* **Exercise instructions**:
Here are some records. Repeat them all exactly.

* **Supplied entries**:
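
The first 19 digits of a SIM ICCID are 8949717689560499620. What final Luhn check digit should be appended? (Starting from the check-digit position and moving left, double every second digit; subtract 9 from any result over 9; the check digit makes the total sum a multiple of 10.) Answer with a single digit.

Partial digits right→left: 0 2 6 9 9 4 0 6 5 9 8 6 7 1 7 9 4 9 8
Double every second digit counting from the check-digit position (so the 1st, 3rd, 5th, ... of the partial from the right).
  doubled (with −9 where >9): 0 3 9 0 1 7 5 5 8 7 → sum 45
  kept as-is: 2 9 4 6 9 6 1 9 9 → sum 55
Total = 45 + 55 = 100.
Check digit = (10 − (100 mod 10)) mod 10 = 0.

0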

* **Answer space**:
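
The first 19 digits of a SIM ICCID are 8949717689560499620. What final Luhn check digit should be appended? (Starting from the check-digit position and moving left, double every second digit; subtract 9 from any result over 9; the check digit makes the total sum a multiple of 10.) Answer with a single digit.

Partial digits right→left: 0 2 6 9 9 4 0 6 5 9 8 6 7 1 7 9 4 9 8
Double every second digit counting from the check-digit position (so the 1st, 3rd, 5th, ... of the partial from the right).
  doubled (with −9 where >9): 0 3 9 0 1 7 5 5 8 7 → sum 45
  kept as-is: 2 9 4 6 9 6 1 9 9 → sum 55
Total = 45 + 55 = 100.
Check digit = (10 − (100 mod 10)) mod 10 = 0.

0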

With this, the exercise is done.